Work to be completed -
Copy out the entries below exactly as they stand, but only from the line containing "1, 2; 2: 1, 2" through the line containing "w1: w2; w2: w0, w1".

#### Input material

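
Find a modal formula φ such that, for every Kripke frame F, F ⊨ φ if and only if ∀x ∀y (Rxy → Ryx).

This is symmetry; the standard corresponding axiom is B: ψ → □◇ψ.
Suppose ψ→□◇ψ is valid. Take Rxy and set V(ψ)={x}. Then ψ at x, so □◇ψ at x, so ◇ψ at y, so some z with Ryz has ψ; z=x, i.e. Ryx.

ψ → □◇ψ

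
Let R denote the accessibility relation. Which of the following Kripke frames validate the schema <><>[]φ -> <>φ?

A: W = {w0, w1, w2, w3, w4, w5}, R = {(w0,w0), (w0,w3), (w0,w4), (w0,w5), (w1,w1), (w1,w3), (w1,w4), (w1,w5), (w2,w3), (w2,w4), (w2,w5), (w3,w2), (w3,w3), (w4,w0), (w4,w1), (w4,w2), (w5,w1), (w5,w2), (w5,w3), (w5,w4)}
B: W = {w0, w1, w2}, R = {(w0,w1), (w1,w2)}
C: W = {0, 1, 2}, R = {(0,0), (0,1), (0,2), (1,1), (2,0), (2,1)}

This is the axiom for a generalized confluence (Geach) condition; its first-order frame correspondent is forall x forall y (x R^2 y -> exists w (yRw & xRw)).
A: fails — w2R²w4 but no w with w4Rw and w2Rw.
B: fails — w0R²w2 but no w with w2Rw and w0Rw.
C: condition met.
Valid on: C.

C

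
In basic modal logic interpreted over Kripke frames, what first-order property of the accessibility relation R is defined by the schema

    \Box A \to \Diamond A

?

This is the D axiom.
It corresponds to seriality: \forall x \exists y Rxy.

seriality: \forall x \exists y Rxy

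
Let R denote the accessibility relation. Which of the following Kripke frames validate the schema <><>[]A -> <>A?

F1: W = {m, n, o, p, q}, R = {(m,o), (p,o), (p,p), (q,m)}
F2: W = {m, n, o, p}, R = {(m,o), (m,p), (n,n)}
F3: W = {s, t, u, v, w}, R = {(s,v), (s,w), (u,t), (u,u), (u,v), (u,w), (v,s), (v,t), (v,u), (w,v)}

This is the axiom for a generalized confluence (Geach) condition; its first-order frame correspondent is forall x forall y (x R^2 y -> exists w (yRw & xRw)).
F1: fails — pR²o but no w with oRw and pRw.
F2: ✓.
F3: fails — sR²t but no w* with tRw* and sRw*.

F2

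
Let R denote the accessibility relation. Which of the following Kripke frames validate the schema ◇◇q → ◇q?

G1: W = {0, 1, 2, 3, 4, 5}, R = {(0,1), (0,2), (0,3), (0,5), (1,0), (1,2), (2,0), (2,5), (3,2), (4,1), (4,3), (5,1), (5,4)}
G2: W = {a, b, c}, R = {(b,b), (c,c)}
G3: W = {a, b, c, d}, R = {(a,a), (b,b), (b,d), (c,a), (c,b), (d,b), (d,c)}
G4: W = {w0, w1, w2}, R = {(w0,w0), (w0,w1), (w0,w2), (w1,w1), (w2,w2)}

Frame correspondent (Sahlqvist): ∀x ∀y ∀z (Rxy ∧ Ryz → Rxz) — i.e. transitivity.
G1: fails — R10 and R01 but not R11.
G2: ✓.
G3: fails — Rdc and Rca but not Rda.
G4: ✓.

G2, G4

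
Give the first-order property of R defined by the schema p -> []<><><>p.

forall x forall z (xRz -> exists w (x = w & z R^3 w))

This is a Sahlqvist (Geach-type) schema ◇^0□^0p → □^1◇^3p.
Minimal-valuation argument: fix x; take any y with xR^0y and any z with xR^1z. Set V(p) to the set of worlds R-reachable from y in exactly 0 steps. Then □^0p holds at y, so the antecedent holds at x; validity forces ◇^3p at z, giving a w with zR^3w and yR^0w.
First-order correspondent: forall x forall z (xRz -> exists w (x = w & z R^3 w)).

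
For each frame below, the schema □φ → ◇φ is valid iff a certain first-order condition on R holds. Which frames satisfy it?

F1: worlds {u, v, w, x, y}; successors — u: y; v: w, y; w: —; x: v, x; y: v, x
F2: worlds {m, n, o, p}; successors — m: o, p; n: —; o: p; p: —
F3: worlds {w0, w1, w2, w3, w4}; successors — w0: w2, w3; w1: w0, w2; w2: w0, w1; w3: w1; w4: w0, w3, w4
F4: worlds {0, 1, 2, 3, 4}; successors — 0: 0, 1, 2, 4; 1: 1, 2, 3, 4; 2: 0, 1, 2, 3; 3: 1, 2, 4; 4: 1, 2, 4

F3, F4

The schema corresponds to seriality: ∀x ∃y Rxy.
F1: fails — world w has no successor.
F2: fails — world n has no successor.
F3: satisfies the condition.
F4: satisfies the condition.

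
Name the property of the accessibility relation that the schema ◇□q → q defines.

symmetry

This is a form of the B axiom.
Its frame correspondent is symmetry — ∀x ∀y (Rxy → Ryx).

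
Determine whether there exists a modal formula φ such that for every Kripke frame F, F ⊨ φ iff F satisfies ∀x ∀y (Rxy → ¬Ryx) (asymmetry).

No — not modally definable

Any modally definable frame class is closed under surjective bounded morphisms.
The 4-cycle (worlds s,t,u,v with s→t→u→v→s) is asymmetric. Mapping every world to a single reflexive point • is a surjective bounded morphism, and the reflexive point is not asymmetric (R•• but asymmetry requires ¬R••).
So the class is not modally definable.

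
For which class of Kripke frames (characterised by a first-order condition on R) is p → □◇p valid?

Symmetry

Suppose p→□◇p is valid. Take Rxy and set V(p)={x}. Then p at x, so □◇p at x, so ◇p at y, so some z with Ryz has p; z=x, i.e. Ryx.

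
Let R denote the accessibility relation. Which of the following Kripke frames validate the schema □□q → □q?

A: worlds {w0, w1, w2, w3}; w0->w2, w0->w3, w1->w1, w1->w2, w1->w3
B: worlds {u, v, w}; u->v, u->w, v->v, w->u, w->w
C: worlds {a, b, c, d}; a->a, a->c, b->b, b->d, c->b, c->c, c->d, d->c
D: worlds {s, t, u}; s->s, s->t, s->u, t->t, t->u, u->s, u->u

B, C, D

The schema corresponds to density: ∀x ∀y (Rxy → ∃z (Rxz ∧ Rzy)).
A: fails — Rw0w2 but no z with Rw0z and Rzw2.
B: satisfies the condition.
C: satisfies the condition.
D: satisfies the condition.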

########
#### Input material

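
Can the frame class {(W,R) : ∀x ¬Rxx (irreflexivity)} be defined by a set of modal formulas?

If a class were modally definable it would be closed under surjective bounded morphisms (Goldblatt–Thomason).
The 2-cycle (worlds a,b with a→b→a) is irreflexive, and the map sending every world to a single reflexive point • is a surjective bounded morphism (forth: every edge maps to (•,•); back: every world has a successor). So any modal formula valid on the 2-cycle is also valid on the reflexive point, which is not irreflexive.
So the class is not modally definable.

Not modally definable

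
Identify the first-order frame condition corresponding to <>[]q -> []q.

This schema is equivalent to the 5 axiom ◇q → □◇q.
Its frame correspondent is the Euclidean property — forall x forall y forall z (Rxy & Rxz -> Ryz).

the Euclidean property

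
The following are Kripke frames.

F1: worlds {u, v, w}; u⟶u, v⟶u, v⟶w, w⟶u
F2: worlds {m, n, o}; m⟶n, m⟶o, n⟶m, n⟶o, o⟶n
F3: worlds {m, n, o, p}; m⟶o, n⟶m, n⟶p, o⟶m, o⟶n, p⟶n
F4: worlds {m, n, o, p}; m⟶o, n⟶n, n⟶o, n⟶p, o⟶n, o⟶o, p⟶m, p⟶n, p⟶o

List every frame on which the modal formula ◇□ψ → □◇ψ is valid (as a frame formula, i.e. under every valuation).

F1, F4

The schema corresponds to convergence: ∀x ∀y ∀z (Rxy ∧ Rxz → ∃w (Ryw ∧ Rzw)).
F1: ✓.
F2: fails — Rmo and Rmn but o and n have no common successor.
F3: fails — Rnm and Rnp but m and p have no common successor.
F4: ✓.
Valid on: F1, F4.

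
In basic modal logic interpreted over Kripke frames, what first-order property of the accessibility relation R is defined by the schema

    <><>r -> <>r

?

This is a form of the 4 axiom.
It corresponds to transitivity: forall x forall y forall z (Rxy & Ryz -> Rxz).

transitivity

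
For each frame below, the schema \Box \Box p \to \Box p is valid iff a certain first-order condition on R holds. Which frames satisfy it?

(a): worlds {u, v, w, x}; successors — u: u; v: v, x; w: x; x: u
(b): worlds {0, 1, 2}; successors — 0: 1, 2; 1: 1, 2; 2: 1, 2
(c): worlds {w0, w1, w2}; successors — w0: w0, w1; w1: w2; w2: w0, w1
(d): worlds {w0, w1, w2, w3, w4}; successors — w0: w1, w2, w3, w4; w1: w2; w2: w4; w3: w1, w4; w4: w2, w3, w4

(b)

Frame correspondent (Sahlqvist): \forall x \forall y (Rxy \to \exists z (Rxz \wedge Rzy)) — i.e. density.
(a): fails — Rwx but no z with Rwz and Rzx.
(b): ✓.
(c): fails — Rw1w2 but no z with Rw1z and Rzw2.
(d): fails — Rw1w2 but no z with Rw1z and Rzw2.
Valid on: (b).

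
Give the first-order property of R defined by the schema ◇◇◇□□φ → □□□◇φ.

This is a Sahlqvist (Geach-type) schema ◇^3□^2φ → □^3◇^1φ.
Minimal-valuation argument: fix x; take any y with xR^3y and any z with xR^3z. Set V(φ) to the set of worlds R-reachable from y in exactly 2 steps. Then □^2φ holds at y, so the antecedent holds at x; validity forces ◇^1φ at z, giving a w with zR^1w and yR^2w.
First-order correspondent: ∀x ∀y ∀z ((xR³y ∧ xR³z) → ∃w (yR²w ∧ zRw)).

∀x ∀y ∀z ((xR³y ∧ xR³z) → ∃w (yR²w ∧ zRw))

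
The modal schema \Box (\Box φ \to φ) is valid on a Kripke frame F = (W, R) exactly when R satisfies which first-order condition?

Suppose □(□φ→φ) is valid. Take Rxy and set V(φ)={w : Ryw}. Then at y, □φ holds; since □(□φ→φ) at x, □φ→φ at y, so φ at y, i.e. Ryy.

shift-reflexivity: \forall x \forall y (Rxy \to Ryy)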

########

Answer section -
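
(b): worlds {0, 1, 2}; successors — 0: 1, 2; 1: 1, 2; 2: 1, 2
(c): worlds {w0, w1, w2}; successors — w0: w0, w1; w1: w2; w2: w0, w1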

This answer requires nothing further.